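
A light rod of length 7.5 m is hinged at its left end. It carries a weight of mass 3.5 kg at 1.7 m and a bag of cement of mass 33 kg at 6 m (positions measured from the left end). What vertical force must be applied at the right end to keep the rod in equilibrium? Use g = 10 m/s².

F ≈ 272 N

Take moments about the left end.
Weight: 3.5 × 10 = 35 N down at 1.7 m → arm 1.7 m, τ = 35 × 1.7 = 59.5 N·m clockwise.
Bag of cement: 33 × 10 = 330 N down at 6 m → arm 6 m, τ = 330 × 6 = 1980 N·m clockwise.
Net moment of the loads = 2040 N·m clockwise.
The upward force F acts at the right end, arm 7.5 m, giving F × 7.5 counterclockwise.
For rotational equilibrium, F × 7.5 = 2040, so F = 2040 / 7.5 = 272 N.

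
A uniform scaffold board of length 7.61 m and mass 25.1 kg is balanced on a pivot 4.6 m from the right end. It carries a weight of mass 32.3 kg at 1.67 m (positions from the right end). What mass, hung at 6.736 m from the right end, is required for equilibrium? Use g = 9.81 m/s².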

**Exercise prompt:** Having gone through the data above, repeat it exactly.

**Result for this task:**
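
A light rod of length 7.5 m is hinged at its left end. It carries a weight of mass 3.5 kg at 1.7 m and a bag of cement of mass 33 kg at 6 m (positions measured from the left end). What vertical force must be applied at the right end to keep the rod in equilibrium? Use g = 10 m/s².

F ≈ 272 N

Take moments about the left end.
Weight: 3.5 × 10 = 35 N down at 1.7 m → arm 1.7 m, τ = 35 × 1.7 = 59.5 N·m clockwise.
Bag of cement: 33 × 10 = 330 N down at 6 m → arm 6 m, τ = 330 × 6 = 1980 N·m clockwise.
Net moment of the loads = 2040 N·m clockwise.
The upward force F acts at the right end, arm 7.5 m, giving F × 7.5 counterclockwise.
For rotational equilibrium, F × 7.5 = 2040, so F = 2040 / 7.5 = 272 N.

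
A uniform scaffold board of length 7.61 m and mass 25.1 kg is balanced on a pivot 4.6 m from the right end. It carries a weight of mass 32.3 kg at 1.67 m (positions from the right end). What mass, hung at 6.736 m from the right end, is required for equilibrium? Use g = 9.81 m/s².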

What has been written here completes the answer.